** Data extracted from a collection **
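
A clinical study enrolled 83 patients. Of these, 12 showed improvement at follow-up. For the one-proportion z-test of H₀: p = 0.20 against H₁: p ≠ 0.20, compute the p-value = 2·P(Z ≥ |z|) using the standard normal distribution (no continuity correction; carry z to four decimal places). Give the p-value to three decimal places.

p-value = 0.207

Sample proportion p̂ = 12/83 = 0.14458.
SE₀ = √(0.20·0.80/83) = 0.043906.
z = (p̂ − p₀)/SE = (12/83 − 0.20)/0.043906 ≈ -1.2623.
From the standard normal, 2·P(Z ≥ |z|) = 0.207.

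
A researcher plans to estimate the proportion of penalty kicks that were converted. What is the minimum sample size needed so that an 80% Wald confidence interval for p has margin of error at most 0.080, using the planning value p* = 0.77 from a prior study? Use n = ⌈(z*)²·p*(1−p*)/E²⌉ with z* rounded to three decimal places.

For 80% confidence, z* = 1.282.
p*(1−p*) = 0.1771.
(z*)²·p*(1−p*)/E² = 1.643524·0.1771/0.006400 = 45.479.
⌈45.479⌉ = 46.

n = 46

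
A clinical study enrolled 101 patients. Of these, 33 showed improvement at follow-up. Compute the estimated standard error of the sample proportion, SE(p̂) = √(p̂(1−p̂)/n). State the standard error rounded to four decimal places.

Sample proportion p̂ = 33/101 = 0.32673.
p̂(1−p̂) = 0.219978.
Dividing by n and taking the root: √0.002178000 = 0.0467.

SE = 0.0467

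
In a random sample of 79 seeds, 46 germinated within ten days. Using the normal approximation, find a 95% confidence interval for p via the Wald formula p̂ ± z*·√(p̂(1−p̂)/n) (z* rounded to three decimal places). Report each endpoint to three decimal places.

(0.474, 0.691)

With x = 46 successes in n = 79, p̂ = 0.58228.
SE(p̂) = √(0.58228·0.41772/79) = 0.055488.
The 95% critical value is z* = 1.960.
Margin of error: 1.960 × 0.055488 = 0.10876.
CI: 0.58228 ± 0.10876 = (0.474, 0.691).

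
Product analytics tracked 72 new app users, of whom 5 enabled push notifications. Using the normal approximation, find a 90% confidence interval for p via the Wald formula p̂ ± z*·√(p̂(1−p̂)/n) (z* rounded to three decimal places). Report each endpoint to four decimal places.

(0.0202, 0.1187)

p̂ = 5/72 = 0.06944.
Standard error of p̂: √(0.064622/72) = √0.000897527 = 0.029959.
For 90% confidence, z* = 1.645.
Margin = 1.645·0.029959 = 0.04928.
Interval: 0.06944 ± 0.04928 → (0.0202, 0.1187).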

** Exercise prompt **
Extract every record and return it verbatim.

** Answer **
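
A clinical study enrolled 83 patients. Of these, 12 showed improvement at follow-up. For the one-proportion z-test of H₀: p = 0.20 against H₁: p ≠ 0.20, compute the p-value = 2·P(Z ≥ |z|) using the standard normal distribution (no continuity correction; carry z to four decimal places). Give the p-value to three decimal places.

p-value = 0.207

Sample proportion p̂ = 12/83 = 0.14458.
SE₀ = √(0.20·0.80/83) = 0.043906.
z = (p̂ − p₀)/SE = (12/83 − 0.20)/0.043906 ≈ -1.2623.
From the standard normal, 2·P(Z ≥ |z|) = 0.207.

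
A researcher plans to estimate the proportion of penalty kicks that were converted. What is the minimum sample size needed so that an 80% Wald confidence interval for p has margin of error at most 0.080, using the planning value p* = 0.77 from a prior study? Use n = ⌈(z*)²·p*(1−p*)/E²⌉ with z* rounded to three decimal places.

For 80% confidence, z* = 1.282.
p*(1−p*) = 0.1771.
(z*)²·p*(1−p*)/E² = 1.643524·0.1771/0.006400 = 45.479.
⌈45.479⌉ = 46.

n = 46

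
A clinical study enrolled 101 patients. Of these, 33 showed improvement at follow-up. Compute the estimated standard error of the sample proportion, SE(p̂) = √(p̂(1−p̂)/n). State the standard error rounded to four decimal places.

Sample proportion p̂ = 33/101 = 0.32673.
p̂(1−p̂) = 0.219978.
Dividing by n and taking the root: √0.002178000 = 0.0467.

SE = 0.0467

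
In a random sample of 79 seeds, 46 germinated within ten days. Using the normal approximation, find a 95% confidence interval for p via the Wald formula p̂ ± z*·√(p̂(1−p̂)/n) (z* rounded to three decimal places). Report each endpoint to three decimal places.

(0.474, 0.691)

With x = 46 successes in n = 79, p̂ = 0.58228.
SE(p̂) = √(0.58228·0.41772/79) = 0.055488.
The 95% critical value is z* = 1.960.
Margin of error: 1.960 × 0.055488 = 0.10876.
CI: 0.58228 ± 0.10876 = (0.474, 0.691).

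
Product analytics tracked 72 new app users, of whom 5 enabled push notifications. Using the normal approximation, find a 90% confidence interval for p via the Wald formula p̂ ± z*·√(p̂(1−p̂)/n) (z* rounded to three decimal places). Report each endpoint to four decimal places.

(0.0202, 0.1187)

p̂ = 5/72 = 0.06944.
Standard error of p̂: √(0.064622/72) = √0.000897527 = 0.029959.
For 90% confidence, z* = 1.645.
Margin = 1.645·0.029959 = 0.04928.
Interval: 0.06944 ± 0.04928 → (0.0202, 0.1187).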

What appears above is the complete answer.